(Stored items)
---

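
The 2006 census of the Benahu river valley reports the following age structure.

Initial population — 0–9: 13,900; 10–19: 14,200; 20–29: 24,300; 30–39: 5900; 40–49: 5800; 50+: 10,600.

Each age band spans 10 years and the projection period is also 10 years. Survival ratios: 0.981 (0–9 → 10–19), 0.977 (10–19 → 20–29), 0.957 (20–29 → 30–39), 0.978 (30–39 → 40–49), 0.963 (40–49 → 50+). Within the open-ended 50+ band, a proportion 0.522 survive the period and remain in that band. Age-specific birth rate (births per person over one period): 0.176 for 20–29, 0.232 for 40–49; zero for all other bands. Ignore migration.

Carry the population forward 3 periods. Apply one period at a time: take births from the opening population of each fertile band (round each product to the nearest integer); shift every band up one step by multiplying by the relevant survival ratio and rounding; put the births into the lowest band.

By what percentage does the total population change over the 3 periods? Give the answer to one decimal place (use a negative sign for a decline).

-5.9

After projecting period 1:
Births: 24300 × 0.176 = 4277, 5800 × 0.232 = 1346 — total 5623
10–19: 13900 × 0.981 = 13636
20–29: 14200 × 0.977 = 13873
30–39: 24300 × 0.957 = 23255
40–49: 5900 × 0.978 = 5770
50+: 5800 × 0.963 + 10600 × 0.522 = 5585 + 5533 = 11118
End of period: [5623, 13636, 13873, 23255, 5770, 11118]
After projecting period 2:
Births: 13873 × 0.176 = 2442, 5770 × 0.232 = 1339 — total 3781
10–19: 5623 × 0.981 = 5516
20–29: 13636 × 0.977 = 13322
30–39: 13873 × 0.957 = 13276
40–49: 23255 × 0.978 = 22743
50+: 5770 × 0.963 + 11118 × 0.522 = 5557 + 5804 = 11361
End of period: [3781, 5516, 13322, 13276, 22743, 11361]
After projecting period 3:
Births: 13322 × 0.176 = 2345, 22743 × 0.232 = 5276 — total 7621
10–19: 3781 × 0.981 = 3709
20–29: 5516 × 0.977 = 5389
30–39: 13322 × 0.957 = 12749
40–49: 13276 × 0.978 = 12984
50+: 22743 × 0.963 + 11361 × 0.522 = 21902 + 5930 = 27832
End of period: [7621, 3709, 5389, 12749, 12984, 27832]
Total: 74700 → 70284; change = -4416; percentage change = -5.9%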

---

* _Problem to solve_:
Print, please, the lines above from the very first through the one that holds "Initial population —", both included, word for word and with nothing else.

* _Your solution_:
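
The 2006 census of the Benahu river valley reports the following age structure.

Initial population — 0–9: 13,900; 10–19: 14,200; 20–29: 24,300; 30–39: 5900; 40–49: 5800; 50+: 10,600.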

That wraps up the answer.